### Task objective:
Return each line of the entries that holds the string "state".

##### Data listing #####

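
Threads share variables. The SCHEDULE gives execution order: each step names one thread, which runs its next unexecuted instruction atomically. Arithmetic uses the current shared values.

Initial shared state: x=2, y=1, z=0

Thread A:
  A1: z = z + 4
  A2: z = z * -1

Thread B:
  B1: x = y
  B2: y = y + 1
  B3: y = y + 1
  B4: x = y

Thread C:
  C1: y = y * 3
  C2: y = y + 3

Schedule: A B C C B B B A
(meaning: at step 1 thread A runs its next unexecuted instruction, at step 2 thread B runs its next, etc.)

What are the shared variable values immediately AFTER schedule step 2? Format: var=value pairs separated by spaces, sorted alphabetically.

Answer: x=1 y=1 z=4

Derivation:
Step 1: thread A executes A1 (z = z + 4). Shared: x=2 y=1 z=4. PCs: A@1 B@0 C@0
Step 2: thread B executes B1 (x = y). Shared: x=1 y=1 z=4. PCs: A@1 B@1 C@0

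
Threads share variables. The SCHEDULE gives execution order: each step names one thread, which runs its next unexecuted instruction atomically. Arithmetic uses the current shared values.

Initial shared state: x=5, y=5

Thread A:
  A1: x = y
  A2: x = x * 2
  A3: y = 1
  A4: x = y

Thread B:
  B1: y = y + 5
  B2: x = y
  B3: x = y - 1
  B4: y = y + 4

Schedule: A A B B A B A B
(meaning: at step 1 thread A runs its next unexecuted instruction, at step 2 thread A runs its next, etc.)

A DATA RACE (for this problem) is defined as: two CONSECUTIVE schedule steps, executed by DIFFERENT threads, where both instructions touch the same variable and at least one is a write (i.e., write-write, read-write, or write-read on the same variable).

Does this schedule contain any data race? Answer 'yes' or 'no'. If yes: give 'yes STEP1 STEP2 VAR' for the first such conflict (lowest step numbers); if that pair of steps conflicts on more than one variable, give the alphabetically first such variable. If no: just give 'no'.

Answer: yes 4 5 y

Derivation:
Steps 1,2: same thread (A). No race.
Steps 2,3: A(r=x,w=x) vs B(r=y,w=y). No conflict.
Steps 3,4: same thread (B). No race.
Steps 4,5: B(x = y) vs A(y = 1). RACE on y (R-W).
Steps 5,6: A(y = 1) vs B(x = y - 1). RACE on y (W-R).
Steps 6,7: B(x = y - 1) vs A(x = y). RACE on x (W-W).
Steps 7,8: A(x = y) vs B(y = y + 4). RACE on y (R-W).
First conflict at steps 4,5.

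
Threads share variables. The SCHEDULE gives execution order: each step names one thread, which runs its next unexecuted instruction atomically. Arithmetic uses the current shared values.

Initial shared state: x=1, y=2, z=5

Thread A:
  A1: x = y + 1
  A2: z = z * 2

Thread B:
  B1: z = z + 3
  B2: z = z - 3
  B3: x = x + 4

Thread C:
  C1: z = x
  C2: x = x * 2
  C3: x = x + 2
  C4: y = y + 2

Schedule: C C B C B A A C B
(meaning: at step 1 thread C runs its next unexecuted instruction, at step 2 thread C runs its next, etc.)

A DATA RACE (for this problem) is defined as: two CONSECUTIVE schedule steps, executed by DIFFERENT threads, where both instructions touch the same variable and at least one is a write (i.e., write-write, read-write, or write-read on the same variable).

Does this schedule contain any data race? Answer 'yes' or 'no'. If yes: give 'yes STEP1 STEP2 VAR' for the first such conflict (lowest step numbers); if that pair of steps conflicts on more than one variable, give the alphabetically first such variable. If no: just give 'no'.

Steps 1,2: same thread (C). No race.
Steps 2,3: C(r=x,w=x) vs B(r=z,w=z). No conflict.
Steps 3,4: B(r=z,w=z) vs C(r=x,w=x). No conflict.
Steps 4,5: C(r=x,w=x) vs B(r=z,w=z). No conflict.
Steps 5,6: B(r=z,w=z) vs A(r=y,w=x). No conflict.
Steps 6,7: same thread (A). No race.
Steps 7,8: A(r=z,w=z) vs C(r=y,w=y). No conflict.
Steps 8,9: C(r=y,w=y) vs B(r=x,w=x). No conflict.

Answer: no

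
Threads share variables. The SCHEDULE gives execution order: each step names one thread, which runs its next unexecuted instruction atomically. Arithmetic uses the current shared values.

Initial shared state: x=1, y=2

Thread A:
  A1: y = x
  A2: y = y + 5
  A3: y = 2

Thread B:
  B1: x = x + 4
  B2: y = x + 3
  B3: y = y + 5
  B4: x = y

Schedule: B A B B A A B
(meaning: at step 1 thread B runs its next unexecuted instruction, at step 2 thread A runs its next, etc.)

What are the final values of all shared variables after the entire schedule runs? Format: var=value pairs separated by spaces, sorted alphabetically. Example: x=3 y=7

Step 1: thread B executes B1 (x = x + 4). Shared: x=5 y=2. PCs: A@0 B@1
Step 2: thread A executes A1 (y = x). Shared: x=5 y=5. PCs: A@1 B@1
Step 3: thread B executes B2 (y = x + 3). Shared: x=5 y=8. PCs: A@1 B@2
Step 4: thread B executes B3 (y = y + 5). Shared: x=5 y=13. PCs: A@1 B@3
Step 5: thread A executes A2 (y = y + 5). Shared: x=5 y=18. PCs: A@2 B@3
Step 6: thread A executes A3 (y = 2). Shared: x=5 y=2. PCs: A@3 B@3
Step 7: thread B executes B4 (x = y). Shared: x=2 y=2. PCs: A@3 B@4

Answer: x=2 y=2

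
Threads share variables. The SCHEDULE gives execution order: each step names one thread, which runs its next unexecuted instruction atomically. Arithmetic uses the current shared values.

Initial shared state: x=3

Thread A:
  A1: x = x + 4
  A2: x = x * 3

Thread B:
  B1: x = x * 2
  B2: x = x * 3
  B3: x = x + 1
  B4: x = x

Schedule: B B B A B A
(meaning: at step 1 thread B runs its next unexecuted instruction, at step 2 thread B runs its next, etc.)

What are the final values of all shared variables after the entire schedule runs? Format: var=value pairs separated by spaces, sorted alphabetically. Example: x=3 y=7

Step 1: thread B executes B1 (x = x * 2). Shared: x=6. PCs: A@0 B@1
Step 2: thread B executes B2 (x = x * 3). Shared: x=18. PCs: A@0 B@2
Step 3: thread B executes B3 (x = x + 1). Shared: x=19. PCs: A@0 B@3
Step 4: thread A executes A1 (x = x + 4). Shared: x=23. PCs: A@1 B@3
Step 5: thread B executes B4 (x = x). Shared: x=23. PCs: A@1 B@4
Step 6: thread A executes A2 (x = x * 3). Shared: x=69. PCs: A@2 B@4

Answer: x=69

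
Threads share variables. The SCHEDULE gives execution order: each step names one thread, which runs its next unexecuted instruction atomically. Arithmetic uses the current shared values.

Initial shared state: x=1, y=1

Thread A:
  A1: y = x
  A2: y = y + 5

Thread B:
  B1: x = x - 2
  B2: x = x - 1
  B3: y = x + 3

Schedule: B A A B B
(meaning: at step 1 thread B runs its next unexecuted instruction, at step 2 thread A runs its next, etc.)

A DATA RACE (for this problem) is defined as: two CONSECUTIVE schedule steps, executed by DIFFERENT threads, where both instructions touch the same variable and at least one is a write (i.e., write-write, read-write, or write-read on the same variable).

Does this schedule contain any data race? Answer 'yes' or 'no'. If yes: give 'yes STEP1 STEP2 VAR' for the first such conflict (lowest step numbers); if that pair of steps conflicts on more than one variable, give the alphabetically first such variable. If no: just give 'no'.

Steps 1,2: B(x = x - 2) vs A(y = x). RACE on x (W-R).
Steps 2,3: same thread (A). No race.
Steps 3,4: A(r=y,w=y) vs B(r=x,w=x). No conflict.
Steps 4,5: same thread (B). No race.
First conflict at steps 1,2.

Answer: yes 1 2 x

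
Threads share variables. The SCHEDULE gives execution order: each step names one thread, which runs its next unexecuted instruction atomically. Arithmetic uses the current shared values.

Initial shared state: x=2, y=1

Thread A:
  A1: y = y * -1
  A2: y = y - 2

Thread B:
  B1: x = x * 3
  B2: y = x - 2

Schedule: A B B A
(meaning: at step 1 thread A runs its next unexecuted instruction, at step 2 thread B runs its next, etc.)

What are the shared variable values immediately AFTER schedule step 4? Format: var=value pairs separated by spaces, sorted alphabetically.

Answer: x=6 y=2

Derivation:
Step 1: thread A executes A1 (y = y * -1). Shared: x=2 y=-1. PCs: A@1 B@0
Step 2: thread B executes B1 (x = x * 3). Shared: x=6 y=-1. PCs: A@1 B@1
Step 3: thread B executes B2 (y = x - 2). Shared: x=6 y=4. PCs: A@1 B@2
Step 4: thread A executes A2 (y = y - 2). Shared: x=6 y=2. PCs: A@2 B@2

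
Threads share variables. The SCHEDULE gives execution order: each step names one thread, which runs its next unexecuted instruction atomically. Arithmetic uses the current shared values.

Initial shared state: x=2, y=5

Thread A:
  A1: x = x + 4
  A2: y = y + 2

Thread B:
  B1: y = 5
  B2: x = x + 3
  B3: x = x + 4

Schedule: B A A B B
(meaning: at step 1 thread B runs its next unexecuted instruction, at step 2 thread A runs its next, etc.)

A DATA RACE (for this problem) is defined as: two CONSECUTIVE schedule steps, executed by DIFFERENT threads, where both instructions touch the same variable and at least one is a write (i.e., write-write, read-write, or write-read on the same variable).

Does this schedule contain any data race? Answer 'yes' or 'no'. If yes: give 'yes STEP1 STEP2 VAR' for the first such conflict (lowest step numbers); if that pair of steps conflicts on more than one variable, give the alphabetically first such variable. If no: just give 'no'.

Answer: no

Derivation:
Steps 1,2: B(r=-,w=y) vs A(r=x,w=x). No conflict.
Steps 2,3: same thread (A). No race.
Steps 3,4: A(r=y,w=y) vs B(r=x,w=x). No conflict.
Steps 4,5: same thread (B). No race.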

#####

### Finished task:
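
Initial shared state: x=2, y=1, z=0
Initial shared state: x=5, y=5
Initial shared state: x=1, y=2, z=5
Initial shared state: x=1, y=2
Initial shared state: x=3
Initial shared state: x=1, y=1
Initial shared state: x=2, y=1
Initial shared state: x=2, y=5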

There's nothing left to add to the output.